## Stored items
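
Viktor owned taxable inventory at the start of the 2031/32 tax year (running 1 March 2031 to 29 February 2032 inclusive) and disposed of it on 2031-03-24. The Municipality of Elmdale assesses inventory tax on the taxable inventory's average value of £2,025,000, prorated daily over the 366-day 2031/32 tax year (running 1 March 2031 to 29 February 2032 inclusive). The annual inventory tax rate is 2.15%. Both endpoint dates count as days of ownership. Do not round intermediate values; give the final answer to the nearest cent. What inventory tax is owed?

Days held (2031-03-01 to 2031-03-24): 24 out of 366
Tax = £2,025,000 × 2.15% × 24/366 = £2,854.9180

£2,854.92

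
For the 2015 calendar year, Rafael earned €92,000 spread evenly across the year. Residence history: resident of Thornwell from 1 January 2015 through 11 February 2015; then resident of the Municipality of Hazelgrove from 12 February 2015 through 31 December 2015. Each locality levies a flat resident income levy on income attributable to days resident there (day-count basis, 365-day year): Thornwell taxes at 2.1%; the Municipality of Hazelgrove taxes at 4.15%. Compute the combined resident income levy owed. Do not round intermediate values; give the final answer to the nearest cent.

Thornwell, 1 January – 11 February 2015: 42 days → €92,000 × 2.1% × 42/365 = €222.3123
The Municipality of Hazelgrove, 12 February – 31 December 2015: 323 days → €92,000 × 4.15% × 323/365 = €3,378.6685
Total = €3,600.9808

€3,600.98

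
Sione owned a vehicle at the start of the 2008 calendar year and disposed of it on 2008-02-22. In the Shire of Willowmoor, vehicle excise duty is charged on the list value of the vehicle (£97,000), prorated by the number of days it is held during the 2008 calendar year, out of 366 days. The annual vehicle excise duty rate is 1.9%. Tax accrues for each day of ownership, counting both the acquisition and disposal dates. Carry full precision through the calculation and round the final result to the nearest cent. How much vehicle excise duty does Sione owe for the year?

Days held (2008-01-01 to 2008-02-22): 53 out of 366
Tax = £97,000 × 1.9% × 53/366 = £266.8825

£266.88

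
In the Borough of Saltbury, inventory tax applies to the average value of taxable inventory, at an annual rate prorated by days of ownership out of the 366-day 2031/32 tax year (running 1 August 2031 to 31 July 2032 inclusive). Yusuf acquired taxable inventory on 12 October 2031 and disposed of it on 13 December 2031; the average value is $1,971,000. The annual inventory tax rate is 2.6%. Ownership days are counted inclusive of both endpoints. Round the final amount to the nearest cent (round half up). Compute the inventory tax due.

Days held (12 October – 13 December 2031): 63 out of 366
Tax = $1,971,000 × 2.6% × 63/366 = $8,821.0328

$8,821.03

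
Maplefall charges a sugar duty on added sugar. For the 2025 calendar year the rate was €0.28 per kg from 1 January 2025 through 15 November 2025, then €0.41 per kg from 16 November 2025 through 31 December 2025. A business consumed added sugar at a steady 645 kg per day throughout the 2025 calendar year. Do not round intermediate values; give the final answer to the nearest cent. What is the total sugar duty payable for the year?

1 January – 15 November 2025: 319 days × 645 kg/day = 205,755 kg at €0.28/kg → €57,611.40
16 November – 31 December 2025: 46 days × 645 kg/day = 29,670 kg at €0.41/kg → €12,164.70

€69,776.10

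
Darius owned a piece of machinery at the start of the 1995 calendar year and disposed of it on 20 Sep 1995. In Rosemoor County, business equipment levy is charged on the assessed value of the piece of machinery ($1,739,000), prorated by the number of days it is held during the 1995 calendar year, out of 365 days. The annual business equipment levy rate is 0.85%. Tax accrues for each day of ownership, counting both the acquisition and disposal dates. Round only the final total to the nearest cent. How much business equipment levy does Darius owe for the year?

Days held (1 Jan – 20 Sep 1995): 263 out of 365
Tax = $1,739,000 × 0.85% × 263/365 = $10,650.7795

$10,650.78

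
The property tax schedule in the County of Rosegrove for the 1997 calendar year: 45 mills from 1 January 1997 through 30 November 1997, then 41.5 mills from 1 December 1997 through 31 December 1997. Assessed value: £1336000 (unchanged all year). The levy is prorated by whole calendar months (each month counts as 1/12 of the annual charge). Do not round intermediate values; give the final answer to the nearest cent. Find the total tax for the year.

1 January – 30 November 1997: 11 months at 45 mills → £1336000 × 4.5% × 11/12 = £55110.0000
1 December – 31 December 1997: 1 month at 41.5 mills → £1336000 × 4.15% × 1/12 = £4620.3333
Total = £59730.3333

£59730.33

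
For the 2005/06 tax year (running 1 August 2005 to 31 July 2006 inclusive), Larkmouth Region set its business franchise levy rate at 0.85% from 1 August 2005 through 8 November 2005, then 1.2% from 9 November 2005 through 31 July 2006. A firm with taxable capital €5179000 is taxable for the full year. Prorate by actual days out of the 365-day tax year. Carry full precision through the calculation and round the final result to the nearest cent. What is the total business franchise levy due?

€57181.84

1 August – 8 November 2005: 100 days at 0.85% → €5179000 × 0.85% × 100/365 = €12060.6849
9 November 2005 – 31 July 2006: 265 days at 1.2% → €5179000 × 1.2% × 265/365 = €45121.1507
Total = €57181.8356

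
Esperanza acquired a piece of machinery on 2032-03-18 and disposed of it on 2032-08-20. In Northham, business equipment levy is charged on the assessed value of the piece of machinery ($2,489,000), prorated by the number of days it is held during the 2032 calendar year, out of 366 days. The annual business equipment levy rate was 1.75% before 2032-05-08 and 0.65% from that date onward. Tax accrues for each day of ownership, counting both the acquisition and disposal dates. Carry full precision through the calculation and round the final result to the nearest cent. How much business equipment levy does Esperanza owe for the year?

$10,710.86

2032-03-18 to 2032-05-07: 51 days at 1.75% → $2,489,000 × 1.75% × 51/366 = $6,069.4877
2032-05-08 to 2032-08-20: 105 days at 0.65% → $2,489,000 × 0.65% × 105/366 = $4,641.3730
Total = $10,710.8607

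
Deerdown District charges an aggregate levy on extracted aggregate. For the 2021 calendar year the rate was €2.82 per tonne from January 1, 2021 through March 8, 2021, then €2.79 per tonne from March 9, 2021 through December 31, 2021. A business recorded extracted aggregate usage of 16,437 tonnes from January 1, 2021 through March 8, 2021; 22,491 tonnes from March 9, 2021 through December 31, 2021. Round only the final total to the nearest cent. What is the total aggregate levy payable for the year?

January 1 – March 8, 2021: 16,437 tonnes at €2.82/tonne → €46,352.34
March 9 – December 31, 2021: 22,491 tonnes at €2.79/tonne → €62,749.89

€109,102.23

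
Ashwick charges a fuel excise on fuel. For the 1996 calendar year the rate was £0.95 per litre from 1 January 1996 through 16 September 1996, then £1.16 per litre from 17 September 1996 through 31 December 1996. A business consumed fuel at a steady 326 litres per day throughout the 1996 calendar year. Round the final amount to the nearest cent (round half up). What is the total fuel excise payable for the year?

1 January – 16 September 1996: 260 days × 326 litres/day = 84,760 litres at £0.95/litre → £80522.00
17 September – 31 December 1996: 106 days × 326 litres/day = 34,556 litres at £1.16/litre → £40084.96

£120606.96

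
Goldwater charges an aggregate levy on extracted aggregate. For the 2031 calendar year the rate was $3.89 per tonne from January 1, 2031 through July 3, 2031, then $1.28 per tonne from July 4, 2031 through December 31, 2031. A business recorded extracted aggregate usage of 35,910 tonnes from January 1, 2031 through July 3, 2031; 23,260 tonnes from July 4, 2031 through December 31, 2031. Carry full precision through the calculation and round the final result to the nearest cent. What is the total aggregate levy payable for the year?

$169,462.70

January 1 – July 3, 2031: 35,910 tonnes at $3.89/tonne → $139,689.90
July 4 – December 31, 2031: 23,260 tonnes at $1.28/tonne → $29,772.80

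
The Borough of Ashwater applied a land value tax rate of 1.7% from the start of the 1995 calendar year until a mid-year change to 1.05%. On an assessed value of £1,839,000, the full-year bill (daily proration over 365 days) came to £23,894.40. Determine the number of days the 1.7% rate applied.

140 days

Let d = days at the first rate; then 365 − d days at the second rate.
£1,839,000 × [1.7%·d + 1.05%·(365−d)] / 365 = £23,894.40
Solving gives d = 140, so the new rate took effect on 21 May 1995.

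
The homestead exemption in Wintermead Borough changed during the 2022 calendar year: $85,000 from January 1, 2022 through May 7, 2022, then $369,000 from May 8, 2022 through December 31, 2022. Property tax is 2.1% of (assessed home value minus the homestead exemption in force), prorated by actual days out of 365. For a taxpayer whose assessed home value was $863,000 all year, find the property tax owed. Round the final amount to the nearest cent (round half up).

$12,449.15

January 1 – May 7, 2022: 127 days, exemption $85,000 → ($863,000 − $85,000) × 2.1% × 127/365 = $5,684.7288
May 8 – December 31, 2022: 238 days, exemption $369,000 → ($863,000 − $369,000) × 2.1% × 238/365 = $6,764.4164
Total = $12,449.1452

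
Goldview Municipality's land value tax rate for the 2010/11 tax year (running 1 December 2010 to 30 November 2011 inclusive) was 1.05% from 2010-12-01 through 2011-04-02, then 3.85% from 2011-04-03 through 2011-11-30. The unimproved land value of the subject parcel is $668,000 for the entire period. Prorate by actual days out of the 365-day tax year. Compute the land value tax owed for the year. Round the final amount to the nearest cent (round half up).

$19,415.01

2010-12-01 to 2011-04-02: 123 days at 1.05% → $668,000 × 1.05% × 123/365 = $2,363.6219
2011-04-03 to 2011-11-30: 242 days at 3.85% → $668,000 × 3.85% × 242/365 = $17,051.3863
Total = $19,415.0082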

## Task instructions
The line containing "Goldview Municipality's land" marks where to begin; the last line of the records marks where to stop. Copy both and all between, exactly.

## Exercise solution
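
Goldview Municipality's land value tax rate for the 2010/11 tax year (running 1 December 2010 to 30 November 2011 inclusive) was 1.05% from 2010-12-01 through 2011-04-02, then 3.85% from 2011-04-03 through 2011-11-30. The unimproved land value of the subject parcel is $668,000 for the entire period. Prorate by actual days out of the 365-day tax year. Compute the land value tax owed for the year. Round the final amount to the nearest cent (round half up).

$19,415.01

2010-12-01 to 2011-04-02: 123 days at 1.05% → $668,000 × 1.05% × 123/365 = $2,363.6219
2011-04-03 to 2011-11-30: 242 days at 3.85% → $668,000 × 3.85% × 242/365 = $17,051.3863
Total = $19,415.0082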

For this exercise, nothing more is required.